> [Try it]
All that is wanted is a word-for-word copy of the line with "How many liters" and every line after it in the data below.

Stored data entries
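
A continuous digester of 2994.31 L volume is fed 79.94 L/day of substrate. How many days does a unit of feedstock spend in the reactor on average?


HRT = V / Q
= 2994.31 / 79.94
= 37.4570 days

37.4570 days


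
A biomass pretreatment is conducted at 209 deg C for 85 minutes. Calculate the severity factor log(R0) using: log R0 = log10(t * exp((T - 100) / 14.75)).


logR0 = log10(t * exp((T - 100) / 14.75))
= log10(85 * exp((209 - 100) / 14.75))
= 5.1388

5.1388


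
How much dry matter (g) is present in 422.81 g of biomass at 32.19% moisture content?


Wd = Ww * (1 - MC/100)
= 422.81 * (1 - 32.19/100)
= 286.7075 g

286.7075 g


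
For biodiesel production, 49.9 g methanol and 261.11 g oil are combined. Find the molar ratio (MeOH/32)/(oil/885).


Molar ratio = n_MeOH / n_oil = (MeOH/32) / (oil/885) = (MeOH * 885) / (32 * oil)
= (49.9 * 885) / (32 * 261.11)
= 5.2853

5.2853


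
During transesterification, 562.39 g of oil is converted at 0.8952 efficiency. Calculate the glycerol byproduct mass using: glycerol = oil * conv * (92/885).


glycerol = oil * conv * (92/885)
= 562.39 * 0.8952 * 92 / 885
= 52.3362 g

52.3362 g


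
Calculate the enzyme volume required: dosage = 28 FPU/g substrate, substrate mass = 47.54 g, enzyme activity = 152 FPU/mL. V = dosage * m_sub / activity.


V = dosage * m_sub / activity
V = 28 * 47.54 / 152
V = 8.7574 mL

8.7574 mL


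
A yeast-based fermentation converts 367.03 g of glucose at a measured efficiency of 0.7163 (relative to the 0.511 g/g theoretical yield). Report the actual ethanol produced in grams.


Actual ethanol: m = 0.511 * 367.03 * 0.7163
m = 134.3437 g

134.3437 g


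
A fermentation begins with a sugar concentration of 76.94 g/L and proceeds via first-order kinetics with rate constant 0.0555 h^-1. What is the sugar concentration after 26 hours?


S = S0 * exp(-k * t)
S = 76.94 * exp(-0.0555 * 26)
S = 18.1746 g/L

18.1746 g/L


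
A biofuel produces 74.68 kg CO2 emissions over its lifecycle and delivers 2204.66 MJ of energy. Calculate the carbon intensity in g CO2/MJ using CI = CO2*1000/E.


CI = CO2 * 1000 / E
= 74.68 * 1000 / 2204.66
= 33.8737 g CO2/MJ

33.8737 g CO2/MJ


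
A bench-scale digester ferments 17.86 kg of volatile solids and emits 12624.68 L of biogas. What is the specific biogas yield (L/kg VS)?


Y = V / VS
= 12624.68 / 17.86
= 706.8690 L/kg VS

706.8690 L/kg VS


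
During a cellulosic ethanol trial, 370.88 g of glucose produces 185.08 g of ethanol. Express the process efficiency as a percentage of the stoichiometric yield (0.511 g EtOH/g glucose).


Fermentation efficiency = (actual / (0.511 * glucose)) * 100
= (185.08 / (0.511 * 370.88)) * 100
= 97.6574%

97.6574%


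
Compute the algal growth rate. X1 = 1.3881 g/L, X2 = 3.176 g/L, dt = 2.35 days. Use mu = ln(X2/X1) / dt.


mu = ln(X2/X1) / dt
= ln(3.176/1.3881) / 2.35
= 0.3522 per day

0.3522 per day


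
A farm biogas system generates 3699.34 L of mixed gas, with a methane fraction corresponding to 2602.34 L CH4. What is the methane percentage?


CH4% = V_CH4 / V_total * 100
= 2602.34 / 3699.34 * 100
= 70.3461%

70.3461%


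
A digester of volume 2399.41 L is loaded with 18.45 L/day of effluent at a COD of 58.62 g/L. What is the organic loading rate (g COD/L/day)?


OLR = Q * S / V
= 18.45 * 58.62 / 2399.41
= 0.4508 g/L/day

0.4508 g/L/day


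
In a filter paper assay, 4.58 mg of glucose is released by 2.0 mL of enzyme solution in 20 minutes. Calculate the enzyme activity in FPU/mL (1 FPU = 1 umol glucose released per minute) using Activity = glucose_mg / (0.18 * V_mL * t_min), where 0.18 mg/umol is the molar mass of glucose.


Activity = glucose_mg / (0.18 mg/umol * V_mL * t_min)
= 4.58 / (0.18 * 2.0 * 20)
= 0.6361 FPU/mL

0.6361 FPU/mL


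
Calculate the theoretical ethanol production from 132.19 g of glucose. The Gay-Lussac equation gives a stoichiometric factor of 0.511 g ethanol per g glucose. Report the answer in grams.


Theoretical ethanol yield: m_EtOH = 0.511 * m_glucose
m_EtOH = 0.511 * 132.19 = 67.5491 g

67.5491 g


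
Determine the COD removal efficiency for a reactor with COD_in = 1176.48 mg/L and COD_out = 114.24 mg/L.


eta = (COD_in - COD_out) / COD_in * 100
= (1176.48 - 114.24) / 1176.48 * 100
= 90.2897%

90.2897%


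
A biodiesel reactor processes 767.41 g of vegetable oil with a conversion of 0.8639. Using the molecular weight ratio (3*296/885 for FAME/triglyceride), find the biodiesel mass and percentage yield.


m_FAME = oil * conv * (3 * 296 / 885) = oil * conv * (888/885)
= 767.41 * 0.8639 * 888 / 885
= 665.2128 g
Y = m_FAME / oil * 100 = conv * (888/885) * 100
= 0.8639 * 888 / 885 * 100
= 86.68%

665.2128 g FAME; Y = 86.68%


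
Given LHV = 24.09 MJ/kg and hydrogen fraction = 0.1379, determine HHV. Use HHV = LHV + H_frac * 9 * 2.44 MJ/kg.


HHV = LHV + H_frac * 9 * 2.44
= 24.09 + 0.1379 * 9 * 2.44
= 27.1183 MJ/kg

27.1183 MJ/kg


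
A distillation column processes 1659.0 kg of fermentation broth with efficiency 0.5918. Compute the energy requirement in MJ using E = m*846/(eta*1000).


E = m * 846 / (eta * 1000)
= 1659.0 * 846 / (0.5918 * 1000)
= 2371.6019 MJ

2371.6019 MJ


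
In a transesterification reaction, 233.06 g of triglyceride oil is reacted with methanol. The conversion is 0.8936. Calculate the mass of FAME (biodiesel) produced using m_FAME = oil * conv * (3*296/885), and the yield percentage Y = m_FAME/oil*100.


m_FAME = oil * conv * (3 * 296 / 885) = oil * conv * (888/885)
= 233.06 * 0.8936 * 888 / 885
= 208.9684 g
Y = m_FAME / oil * 100 = conv * (888/885) * 100
= 0.8936 * 888 / 885 * 100
= 89.66%

208.9684 g FAME; Y = 89.66%


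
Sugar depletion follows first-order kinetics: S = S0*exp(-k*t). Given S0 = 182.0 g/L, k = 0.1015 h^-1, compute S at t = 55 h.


S = S0 * exp(-k * t)
S = 182.0 * exp(-0.1015 * 55)
S = 0.6849 g/L

0.6849 g/L


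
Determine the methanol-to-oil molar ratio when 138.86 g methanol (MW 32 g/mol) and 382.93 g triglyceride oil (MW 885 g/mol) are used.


Molar ratio = n_MeOH / n_oil = (MeOH/32) / (oil/885) = (MeOH * 885) / (32 * oil)
= (138.86 * 885) / (32 * 382.93)
= 10.0288

10.0288


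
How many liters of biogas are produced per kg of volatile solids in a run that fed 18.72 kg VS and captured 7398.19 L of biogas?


Y = V / VS
= 7398.19 / 18.72
= 395.2025 L/kg VS

395.2025 L/kg VS


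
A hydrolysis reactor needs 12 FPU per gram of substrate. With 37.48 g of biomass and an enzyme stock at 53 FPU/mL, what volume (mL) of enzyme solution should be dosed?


V = dosage * m_sub / activity
V = 12 * 37.48 / 53
V = 8.4860 mL

8.4860 mL


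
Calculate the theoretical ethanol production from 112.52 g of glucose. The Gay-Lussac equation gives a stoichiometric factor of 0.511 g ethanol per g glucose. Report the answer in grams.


Theoretical ethanol yield: m_EtOH = 0.511 * m_glucose
m_EtOH = 0.511 * 112.52 = 57.4977 g

57.4977 g


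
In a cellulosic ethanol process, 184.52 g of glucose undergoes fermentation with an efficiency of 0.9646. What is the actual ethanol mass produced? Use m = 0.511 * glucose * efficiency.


Actual ethanol: m = 0.511 * 184.52 * 0.9646
m = 90.9519 g

90.9519 g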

> [Exercise solution]
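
How many liters of biogas are produced per kg of volatile solids in a run that fed 18.72 kg VS and captured 7398.19 L of biogas?


Y = V / VS
= 7398.19 / 18.72
= 395.2025 L/kg VS

395.2025 L/kg VS


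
A hydrolysis reactor needs 12 FPU per gram of substrate. With 37.48 g of biomass and an enzyme stock at 53 FPU/mL, what volume (mL) of enzyme solution should be dosed?


V = dosage * m_sub / activity
V = 12 * 37.48 / 53
V = 8.4860 mL

8.4860 mL


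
Calculate the theoretical ethanol production from 112.52 g of glucose. The Gay-Lussac equation gives a stoichiometric factor of 0.511 g ethanol per g glucose. Report the answer in grams.


Theoretical ethanol yield: m_EtOH = 0.511 * m_glucose
m_EtOH = 0.511 * 112.52 = 57.4977 g

57.4977 g


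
In a cellulosic ethanol process, 184.52 g of glucose undergoes fermentation with an efficiency of 0.9646. What is the actual ethanol mass produced? Use m = 0.511 * glucose * efficiency.


Actual ethanol: m = 0.511 * 184.52 * 0.9646
m = 90.9519 g

90.9519 g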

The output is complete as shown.